## [Problem statement]
Output all records exactly.

==============================

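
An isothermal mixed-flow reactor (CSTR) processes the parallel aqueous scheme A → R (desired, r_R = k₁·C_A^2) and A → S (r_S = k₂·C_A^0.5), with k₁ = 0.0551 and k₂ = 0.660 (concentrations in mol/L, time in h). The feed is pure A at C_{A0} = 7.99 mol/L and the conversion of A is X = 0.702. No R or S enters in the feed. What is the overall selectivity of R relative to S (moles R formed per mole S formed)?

0.307

Exit C_A = C_{A0}(1−X) = 7.99×0.298 = 2.381 mol/L.
A CSTR operates uniformly at the exit composition, giving r_R = 0.3124 and r_S = 1.018 (each k·C_A^n at C_A = 2.381).
Overall selectivity = C_R/C_S = r_Rτ/(r_Sτ) = r_R/r_S = 0.307.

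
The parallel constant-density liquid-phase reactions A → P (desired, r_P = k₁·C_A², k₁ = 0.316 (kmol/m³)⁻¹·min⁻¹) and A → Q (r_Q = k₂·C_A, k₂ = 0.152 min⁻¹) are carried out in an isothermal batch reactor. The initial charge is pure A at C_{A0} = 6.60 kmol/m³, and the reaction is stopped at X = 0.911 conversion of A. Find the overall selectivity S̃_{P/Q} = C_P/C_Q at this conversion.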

==============================

## [Your response]
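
An isothermal mixed-flow reactor (CSTR) processes the parallel aqueous scheme A → R (desired, r_R = k₁·C_A^2) and A → S (r_S = k₂·C_A^0.5), with k₁ = 0.0551 and k₂ = 0.660 (concentrations in mol/L, time in h). The feed is pure A at C_{A0} = 7.99 mol/L and the conversion of A is X = 0.702. No R or S enters in the feed. What is the overall selectivity of R relative to S (moles R formed per mole S formed)?

0.307

Exit C_A = C_{A0}(1−X) = 7.99×0.298 = 2.381 mol/L.
A CSTR operates uniformly at the exit composition, giving r_R = 0.3124 and r_S = 1.018 (each k·C_A^n at C_A = 2.381).
Overall selectivity = C_R/C_S = r_Rτ/(r_Sτ) = r_R/r_S = 0.307.

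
The parallel constant-density liquid-phase reactions A → P (desired, r_P = k₁·C_A², k₁ = 0.316 (kmol/m³)⁻¹·min⁻¹) and A → Q (r_Q = k₂·C_A, k₂ = 0.152 min⁻¹) are carried out in an isothermal batch reactor. The initial charge is pure A at C_{A0} = 6.60 kmol/m³, and the reaction is stopped at X = 0.911 conversion of A. Find the overall selectivity S̃_{P/Q} = C_P/C_Q at this conversion.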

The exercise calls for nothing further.